◆ About this exercise: Could you print all of the data below again, exactly?

◆ Records shown:
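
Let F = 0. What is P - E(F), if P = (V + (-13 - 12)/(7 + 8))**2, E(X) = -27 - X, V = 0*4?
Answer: 268/9 ≈ 29.778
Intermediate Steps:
V = 0
P = 25/9 (P = (0 + (-13 - 12)/(7 + 8))**2 = (0 - 25/15)**2 = (0 - 25*1/15)**2 = (0 - 5/3)**2 = (-5/3)**2 = 25/9 ≈ 2.7778)
P - E(F) = 25/9 - (-27 - 1*0) = 25/9 - (-27 + 0) = 25/9 - 1*(-27) = 25/9 + 27 = 268/9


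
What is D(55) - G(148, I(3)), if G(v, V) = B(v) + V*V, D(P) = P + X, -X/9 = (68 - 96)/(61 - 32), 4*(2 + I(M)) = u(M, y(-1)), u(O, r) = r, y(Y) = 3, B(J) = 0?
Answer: 28827/464 ≈ 62.127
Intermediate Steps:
I(M) = -5/4 (I(M) = -2 + (¼)*3 = -2 + ¾ = -5/4)
X = 252/29 (X = -9*(68 - 96)/(61 - 32) = -(-252)/29 = -9*(-28/29) = 252/29 ≈ 8.6897)
D(P) = 252/29 + P (D(P) = P + 252/29 = 252/29 + P)
G(v, V) = V² (G(v, V) = 0 + V*V = 0 + V² = V²)
D(55) - G(148, I(3)) = (252/29 + 55) - (-5/4)² = 1847/29 - 1*25/16 = 1847/29 - 25/16 = 28827/464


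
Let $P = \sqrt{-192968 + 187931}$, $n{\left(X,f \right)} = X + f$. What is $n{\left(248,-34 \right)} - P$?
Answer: $214 - i \sqrt{5037} \approx 214.0 - 70.972 i$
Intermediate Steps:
$P = i \sqrt{5037}$ ($P = \sqrt{-5037} = i \sqrt{5037} \approx 70.972 i$)
$n{\left(248,-34 \right)} - P = \left(248 - 34\right) - i \sqrt{5037} = 214 - i \sqrt{5037}$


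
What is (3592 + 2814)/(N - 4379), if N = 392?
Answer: -6406/3987 ≈ -1.6067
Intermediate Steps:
(3592 + 2814)/(N - 4379) = (3592 + 2814)/(392 - 4379) = 6406/(-3987) = 6406*(-1/3987) = -6406/3987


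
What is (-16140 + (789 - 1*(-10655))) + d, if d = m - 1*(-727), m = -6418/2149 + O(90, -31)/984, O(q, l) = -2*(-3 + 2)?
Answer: -4199610959/1057308 ≈ -3972.0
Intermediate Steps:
O(q, l) = 2 (O(q, l) = -2*(-1) = 2)
m = -3155507/1057308 (m = -6418/2149 + 2/984 = -6418*1/2149 + 2*(1/984) = -6418/2149 + 1/492 = -3155507/1057308 ≈ -2.9845)
d = 765507409/1057308 (d = -3155507/1057308 - 1*(-727) = -3155507/1057308 + 727 = 765507409/1057308 ≈ 724.02)
(-16140 + (789 - 1*(-10655))) + d = (-16140 + (789 - 1*(-10655))) + 765507409/1057308 = (-16140 + (789 + 10655)) + 765507409/1057308 = (-16140 + 11444) + 765507409/1057308 = -4696 + 765507409/1057308 = -4199610959/1057308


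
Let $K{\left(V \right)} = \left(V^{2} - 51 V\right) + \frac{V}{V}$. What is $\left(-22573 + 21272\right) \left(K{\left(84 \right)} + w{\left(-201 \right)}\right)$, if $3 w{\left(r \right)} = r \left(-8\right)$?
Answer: $-4305009$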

◆ Response below:
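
Let F = 0. What is P - E(F), if P = (V + (-13 - 12)/(7 + 8))**2, E(X) = -27 - X, V = 0*4?
Answer: 268/9 ≈ 29.778
Intermediate Steps:
V = 0
P = 25/9 (P = (0 + (-13 - 12)/(7 + 8))**2 = (0 - 25/15)**2 = (0 - 25*1/15)**2 = (0 - 5/3)**2 = (-5/3)**2 = 25/9 ≈ 2.7778)
P - E(F) = 25/9 - (-27 - 1*0) = 25/9 - (-27 + 0) = 25/9 - 1*(-27) = 25/9 + 27 = 268/9


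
What is D(55) - G(148, I(3)), if G(v, V) = B(v) + V*V, D(P) = P + X, -X/9 = (68 - 96)/(61 - 32), 4*(2 + I(M)) = u(M, y(-1)), u(O, r) = r, y(Y) = 3, B(J) = 0?
Answer: 28827/464 ≈ 62.127
Intermediate Steps:
I(M) = -5/4 (I(M) = -2 + (¼)*3 = -2 + ¾ = -5/4)
X = 252/29 (X = -9*(68 - 96)/(61 - 32) = -(-252)/29 = -9*(-28/29) = 252/29 ≈ 8.6897)
D(P) = 252/29 + P (D(P) = P + 252/29 = 252/29 + P)
G(v, V) = V² (G(v, V) = 0 + V*V = 0 + V² = V²)
D(55) - G(148, I(3)) = (252/29 + 55) - (-5/4)² = 1847/29 - 1*25/16 = 1847/29 - 25/16 = 28827/464


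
Let $P = \sqrt{-192968 + 187931}$, $n{\left(X,f \right)} = X + f$. What is $n{\left(248,-34 \right)} - P$?
Answer: $214 - i \sqrt{5037} \approx 214.0 - 70.972 i$
Intermediate Steps:
$P = i \sqrt{5037}$ ($P = \sqrt{-5037} = i \sqrt{5037} \approx 70.972 i$)
$n{\left(248,-34 \right)} - P = \left(248 - 34\right) - i \sqrt{5037} = 214 - i \sqrt{5037}$


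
What is (3592 + 2814)/(N - 4379), if N = 392?
Answer: -6406/3987 ≈ -1.6067
Intermediate Steps:
(3592 + 2814)/(N - 4379) = (3592 + 2814)/(392 - 4379) = 6406/(-3987) = 6406*(-1/3987) = -6406/3987


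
What is (-16140 + (789 - 1*(-10655))) + d, if d = m - 1*(-727), m = -6418/2149 + O(90, -31)/984, O(q, l) = -2*(-3 + 2)?
Answer: -4199610959/1057308 ≈ -3972.0
Intermediate Steps:
O(q, l) = 2 (O(q, l) = -2*(-1) = 2)
m = -3155507/1057308 (m = -6418/2149 + 2/984 = -6418*1/2149 + 2*(1/984) = -6418/2149 + 1/492 = -3155507/1057308 ≈ -2.9845)
d = 765507409/1057308 (d = -3155507/1057308 - 1*(-727) = -3155507/1057308 + 727 = 765507409/1057308 ≈ 724.02)
(-16140 + (789 - 1*(-10655))) + d = (-16140 + (789 - 1*(-10655))) + 765507409/1057308 = (-16140 + (789 + 10655)) + 765507409/1057308 = (-16140 + 11444) + 765507409/1057308 = -4696 + 765507409/1057308 = -4199610959/1057308


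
Let $K{\left(V \right)} = \left(V^{2} - 51 V\right) + \frac{V}{V}$. What is $\left(-22573 + 21272\right) \left(K{\left(84 \right)} + w{\left(-201 \right)}\right)$, if $3 w{\left(r \right)} = r \left(-8\right)$?
Answer: $-4305009$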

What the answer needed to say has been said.